Start of INFORMATION SHOWN
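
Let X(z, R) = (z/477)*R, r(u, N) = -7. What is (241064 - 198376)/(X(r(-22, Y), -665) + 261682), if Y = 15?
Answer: 20362176/124826969 ≈ 0.16312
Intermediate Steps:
X(z, R) = R*z/477 (X(z, R) = (z*(1/477))*R = (z/477)*R = R*z/477)
(241064 - 198376)/(X(r(-22, Y), -665) + 261682) = (241064 - 198376)/((1/477)*(-665)*(-7) + 261682) = 42688/(4655/477 + 261682) = 42688/(124826969/477) = 42688*(477/124826969) = 20362176/124826969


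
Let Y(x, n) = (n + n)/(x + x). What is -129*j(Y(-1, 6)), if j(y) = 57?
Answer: -7353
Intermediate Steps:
Y(x, n) = n/x (Y(x, n) = (2*n)/((2*x)) = (2*n)*(1/(2*x)) = n/x)
-129*j(Y(-1, 6)) = -129*57 = -7353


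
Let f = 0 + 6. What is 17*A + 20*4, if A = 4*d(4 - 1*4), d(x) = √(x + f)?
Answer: 80 + 68*√6 ≈ 246.57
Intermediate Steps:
f = 6
d(x) = √(6 + x) (d(x) = √(x + 6) = √(6 + x))
A = 4*√6 (A = 4*√(6 + (4 - 1*4)) = 4*√(6 + (4 - 4)) = 4*√(6 + 0) = 4*√6 ≈ 9.7980)
17*A + 20*4 = 17*(4*√6) + 20*4 = 68*√6 + 80 = 80 + 68*√6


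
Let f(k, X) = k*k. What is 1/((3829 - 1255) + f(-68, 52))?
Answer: 1/7198 ≈ 0.00013893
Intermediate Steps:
f(k, X) = k²
1/((3829 - 1255) + f(-68, 52)) = 1/((3829 - 1255) + (-68)²) = 1/(2574 + 4624) = 1/7198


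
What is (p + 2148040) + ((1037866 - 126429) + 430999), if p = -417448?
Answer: 3073028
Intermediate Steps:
(p + 2148040) + ((1037866 - 126429) + 430999) = (-417448 + 2148040) + ((1037866 - 126429) + 430999) = 1730592 + (911437 + 430999) = 1730592 + 1342436 = 3073028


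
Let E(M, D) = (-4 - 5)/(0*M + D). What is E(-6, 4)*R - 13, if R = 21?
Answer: -241/4 ≈ -60.250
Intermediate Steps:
E(M, D) = -9/D (E(M, D) = -9/(0 + D) = -9/D)
E(-6, 4)*R - 13 = -9/4*21 - 13 = -189/4 - 13 = -241/4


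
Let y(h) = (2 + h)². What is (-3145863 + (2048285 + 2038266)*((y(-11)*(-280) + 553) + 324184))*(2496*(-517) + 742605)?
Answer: -676220222173320888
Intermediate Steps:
(-3145863 + (2048285 + 2038266)*((y(-11)*(-280) + 553) + 324184))*(2496*(-517) + 742605) = (-3145863 + (2048285 + 2038266)*(((2 - 11)²*(-280) + 553) + 324184))*(2496*(-517) + 742605) = (-3145863 + 4086551*(((-9)²*(-280) + 553) + 324184))*(-1290432 + 742605) = (-3145863 + 4086551*((81*(-280) + 553) + 324184))*(-547827) = (-3145863 + 4086551*((-22680 + 553) + 324184))*(-547827) = (-3145863 + 4086551*(-22127 + 324184))*(-547827) = (-3145863 + 4086551*302057)*(-547827) = (-3145863 + 1234371335407)*(-547827) = 1234368189544*(-547827) = -676220222173320888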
End of INFORMATION SHOWN
Reproduce verbatim only the lines from the one holding "What is (p +" through the end of the records.

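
What is (p + 2148040) + ((1037866 - 126429) + 430999), if p = -417448?
Answer: 3073028
Intermediate Steps:
(p + 2148040) + ((1037866 - 126429) + 430999) = (-417448 + 2148040) + ((1037866 - 126429) + 430999) = 1730592 + (911437 + 430999) = 1730592 + 1342436 = 3073028


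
Let E(M, D) = (-4 - 5)/(0*M + D). What is E(-6, 4)*R - 13, if R = 21?
Answer: -241/4 ≈ -60.250
Intermediate Steps:
E(M, D) = -9/D (E(M, D) = -9/(0 + D) = -9/D)
E(-6, 4)*R - 13 = -9/4*21 - 13 = -189/4 - 13 = -241/4


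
Let y(h) = (2 + h)². What is (-3145863 + (2048285 + 2038266)*((y(-11)*(-280) + 553) + 324184))*(2496*(-517) + 742605)?
Answer: -676220222173320888
Intermediate Steps:
(-3145863 + (2048285 + 2038266)*((y(-11)*(-280) + 553) + 324184))*(2496*(-517) + 742605) = (-3145863 + (2048285 + 2038266)*(((2 - 11)²*(-280) + 553) + 324184))*(2496*(-517) + 742605) = (-3145863 + 4086551*(((-9)²*(-280) + 553) + 324184))*(-1290432 + 742605) = (-3145863 + 4086551*((81*(-280) + 553) + 324184))*(-547827) = (-3145863 + 4086551*((-22680 + 553) + 324184))*(-547827) = (-3145863 + 4086551*(-22127 + 324184))*(-547827) = (-3145863 + 4086551*302057)*(-547827) = (-3145863 + 1234371335407)*(-547827) = 1234368189544*(-547827) = -676220222173320888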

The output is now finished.